Description of the task >>
Lines from the line with "Determine the total penalty." to the line with "The Ingzelbrook Air" in the entries below, and only those, must be output exactly, with both ends included.

Working data >>
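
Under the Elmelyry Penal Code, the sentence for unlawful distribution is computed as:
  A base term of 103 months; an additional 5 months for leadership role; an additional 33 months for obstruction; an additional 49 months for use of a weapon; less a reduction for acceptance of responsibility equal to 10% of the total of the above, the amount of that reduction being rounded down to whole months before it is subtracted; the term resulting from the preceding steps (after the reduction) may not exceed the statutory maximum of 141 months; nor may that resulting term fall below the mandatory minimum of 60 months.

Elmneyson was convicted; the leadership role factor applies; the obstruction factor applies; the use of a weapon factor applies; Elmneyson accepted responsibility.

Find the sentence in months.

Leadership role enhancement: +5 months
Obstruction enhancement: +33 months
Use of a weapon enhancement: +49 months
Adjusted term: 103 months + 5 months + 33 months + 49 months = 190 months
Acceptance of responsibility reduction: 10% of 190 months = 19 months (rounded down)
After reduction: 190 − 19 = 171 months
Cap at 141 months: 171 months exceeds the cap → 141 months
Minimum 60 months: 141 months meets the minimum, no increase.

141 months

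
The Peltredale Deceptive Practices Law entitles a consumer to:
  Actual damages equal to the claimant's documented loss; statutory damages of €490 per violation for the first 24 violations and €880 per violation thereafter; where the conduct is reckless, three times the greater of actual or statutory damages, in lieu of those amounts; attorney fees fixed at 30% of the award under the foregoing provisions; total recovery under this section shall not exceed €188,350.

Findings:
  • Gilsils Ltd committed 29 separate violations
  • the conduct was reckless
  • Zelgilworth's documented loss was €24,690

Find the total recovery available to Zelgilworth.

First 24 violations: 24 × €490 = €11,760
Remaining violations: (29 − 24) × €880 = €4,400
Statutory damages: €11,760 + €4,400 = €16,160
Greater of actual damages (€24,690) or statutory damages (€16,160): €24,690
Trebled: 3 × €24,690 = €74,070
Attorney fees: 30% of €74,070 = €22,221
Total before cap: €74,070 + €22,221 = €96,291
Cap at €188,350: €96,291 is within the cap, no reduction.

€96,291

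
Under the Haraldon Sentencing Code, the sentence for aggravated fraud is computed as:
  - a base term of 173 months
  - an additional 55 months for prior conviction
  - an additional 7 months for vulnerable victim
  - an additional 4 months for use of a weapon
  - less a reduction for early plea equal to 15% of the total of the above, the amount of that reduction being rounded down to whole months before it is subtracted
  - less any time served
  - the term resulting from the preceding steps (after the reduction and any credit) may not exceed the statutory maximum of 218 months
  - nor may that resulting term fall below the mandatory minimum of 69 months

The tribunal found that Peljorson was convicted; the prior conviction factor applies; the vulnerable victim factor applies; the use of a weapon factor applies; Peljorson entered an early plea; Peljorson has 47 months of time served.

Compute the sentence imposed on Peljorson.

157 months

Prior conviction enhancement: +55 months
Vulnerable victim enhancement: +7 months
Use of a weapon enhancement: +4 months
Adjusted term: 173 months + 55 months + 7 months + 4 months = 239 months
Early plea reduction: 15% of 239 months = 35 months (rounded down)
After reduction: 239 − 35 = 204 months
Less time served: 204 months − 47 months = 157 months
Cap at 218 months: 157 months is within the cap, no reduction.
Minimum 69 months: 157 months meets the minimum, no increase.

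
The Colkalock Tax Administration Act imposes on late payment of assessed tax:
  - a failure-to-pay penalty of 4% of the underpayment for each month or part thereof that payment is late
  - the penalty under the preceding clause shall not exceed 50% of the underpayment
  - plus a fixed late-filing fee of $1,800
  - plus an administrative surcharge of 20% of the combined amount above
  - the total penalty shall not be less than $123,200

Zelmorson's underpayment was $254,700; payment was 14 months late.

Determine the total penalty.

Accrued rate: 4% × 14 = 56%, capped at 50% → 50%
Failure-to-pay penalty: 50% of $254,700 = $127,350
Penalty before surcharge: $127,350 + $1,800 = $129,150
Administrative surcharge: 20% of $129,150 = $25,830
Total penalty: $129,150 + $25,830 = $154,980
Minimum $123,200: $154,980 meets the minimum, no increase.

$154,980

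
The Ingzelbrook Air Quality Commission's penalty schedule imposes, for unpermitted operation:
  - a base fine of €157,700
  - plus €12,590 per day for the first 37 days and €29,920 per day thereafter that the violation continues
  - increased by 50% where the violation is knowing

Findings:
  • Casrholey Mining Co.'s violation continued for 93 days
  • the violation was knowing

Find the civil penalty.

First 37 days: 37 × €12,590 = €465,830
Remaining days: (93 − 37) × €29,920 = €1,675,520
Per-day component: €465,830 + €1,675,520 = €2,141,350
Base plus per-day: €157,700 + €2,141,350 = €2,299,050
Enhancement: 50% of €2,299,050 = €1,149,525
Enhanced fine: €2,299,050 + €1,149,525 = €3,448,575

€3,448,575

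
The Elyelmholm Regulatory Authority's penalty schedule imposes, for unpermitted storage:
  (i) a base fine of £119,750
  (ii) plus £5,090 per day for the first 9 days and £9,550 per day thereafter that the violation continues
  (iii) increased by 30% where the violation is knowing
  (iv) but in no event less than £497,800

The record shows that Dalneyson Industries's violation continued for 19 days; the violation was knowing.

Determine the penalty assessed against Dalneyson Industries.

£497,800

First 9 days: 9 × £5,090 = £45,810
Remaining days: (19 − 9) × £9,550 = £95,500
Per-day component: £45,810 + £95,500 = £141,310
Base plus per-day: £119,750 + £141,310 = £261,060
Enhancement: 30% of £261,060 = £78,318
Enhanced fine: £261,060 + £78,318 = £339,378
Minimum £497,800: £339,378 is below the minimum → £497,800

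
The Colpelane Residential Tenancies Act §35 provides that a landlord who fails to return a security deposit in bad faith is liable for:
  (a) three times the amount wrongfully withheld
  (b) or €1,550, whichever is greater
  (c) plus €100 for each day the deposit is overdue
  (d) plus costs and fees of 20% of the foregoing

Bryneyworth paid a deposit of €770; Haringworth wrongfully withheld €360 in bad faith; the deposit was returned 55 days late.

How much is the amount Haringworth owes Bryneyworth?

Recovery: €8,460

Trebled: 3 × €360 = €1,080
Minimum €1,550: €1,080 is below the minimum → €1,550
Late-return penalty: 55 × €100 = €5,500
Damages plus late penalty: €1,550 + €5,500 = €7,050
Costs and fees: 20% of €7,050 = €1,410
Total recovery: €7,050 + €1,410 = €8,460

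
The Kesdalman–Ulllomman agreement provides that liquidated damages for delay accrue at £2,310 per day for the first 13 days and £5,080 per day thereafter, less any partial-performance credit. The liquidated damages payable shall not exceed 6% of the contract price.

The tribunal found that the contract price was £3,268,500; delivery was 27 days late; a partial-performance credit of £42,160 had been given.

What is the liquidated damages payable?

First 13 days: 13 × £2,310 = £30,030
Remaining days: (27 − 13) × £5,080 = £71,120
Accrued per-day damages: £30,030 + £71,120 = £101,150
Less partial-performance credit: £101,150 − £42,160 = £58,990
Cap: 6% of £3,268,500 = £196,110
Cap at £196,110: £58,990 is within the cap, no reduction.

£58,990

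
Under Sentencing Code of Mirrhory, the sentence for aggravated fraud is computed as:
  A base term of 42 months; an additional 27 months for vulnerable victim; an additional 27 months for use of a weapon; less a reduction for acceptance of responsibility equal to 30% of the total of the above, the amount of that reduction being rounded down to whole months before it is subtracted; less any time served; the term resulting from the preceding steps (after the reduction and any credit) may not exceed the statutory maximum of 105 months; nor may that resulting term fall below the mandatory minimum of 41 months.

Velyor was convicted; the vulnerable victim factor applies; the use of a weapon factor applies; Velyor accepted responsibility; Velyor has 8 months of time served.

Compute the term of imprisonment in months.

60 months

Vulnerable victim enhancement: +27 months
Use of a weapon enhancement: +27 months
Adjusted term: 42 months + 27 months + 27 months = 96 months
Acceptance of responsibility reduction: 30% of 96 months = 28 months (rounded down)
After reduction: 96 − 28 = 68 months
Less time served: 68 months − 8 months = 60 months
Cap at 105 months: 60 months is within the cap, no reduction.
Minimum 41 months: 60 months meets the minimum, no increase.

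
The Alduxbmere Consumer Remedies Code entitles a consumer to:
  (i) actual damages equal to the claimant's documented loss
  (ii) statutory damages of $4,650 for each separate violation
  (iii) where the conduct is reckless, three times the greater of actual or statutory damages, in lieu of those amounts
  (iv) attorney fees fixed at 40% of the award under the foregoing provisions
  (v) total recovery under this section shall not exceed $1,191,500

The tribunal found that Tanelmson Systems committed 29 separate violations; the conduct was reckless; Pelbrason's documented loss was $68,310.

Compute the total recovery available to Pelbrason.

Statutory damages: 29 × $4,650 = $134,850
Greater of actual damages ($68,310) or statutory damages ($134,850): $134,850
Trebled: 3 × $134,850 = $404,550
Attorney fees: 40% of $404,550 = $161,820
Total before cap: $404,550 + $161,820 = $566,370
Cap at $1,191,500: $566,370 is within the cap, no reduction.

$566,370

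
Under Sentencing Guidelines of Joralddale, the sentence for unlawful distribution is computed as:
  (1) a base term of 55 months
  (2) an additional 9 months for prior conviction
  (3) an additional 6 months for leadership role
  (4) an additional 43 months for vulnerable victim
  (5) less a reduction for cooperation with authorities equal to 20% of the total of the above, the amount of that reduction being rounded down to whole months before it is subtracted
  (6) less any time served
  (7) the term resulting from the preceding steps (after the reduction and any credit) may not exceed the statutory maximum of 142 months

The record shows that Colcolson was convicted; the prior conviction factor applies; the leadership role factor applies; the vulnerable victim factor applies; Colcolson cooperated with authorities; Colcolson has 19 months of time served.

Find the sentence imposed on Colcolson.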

Solution for this exercise >>
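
Determine the total penalty.

Accrued rate: 4% × 14 = 56%, capped at 50% → 50%
Failure-to-pay penalty: 50% of $254,700 = $127,350
Penalty before surcharge: $127,350 + $1,800 = $129,150
Administrative surcharge: 20% of $129,150 = $25,830
Total penalty: $129,150 + $25,830 = $154,980
Minimum $123,200: $154,980 meets the minimum, no increase.

$154,980

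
The Ingzelbrook Air Quality Commission's penalty schedule imposes, for unpermitted operation: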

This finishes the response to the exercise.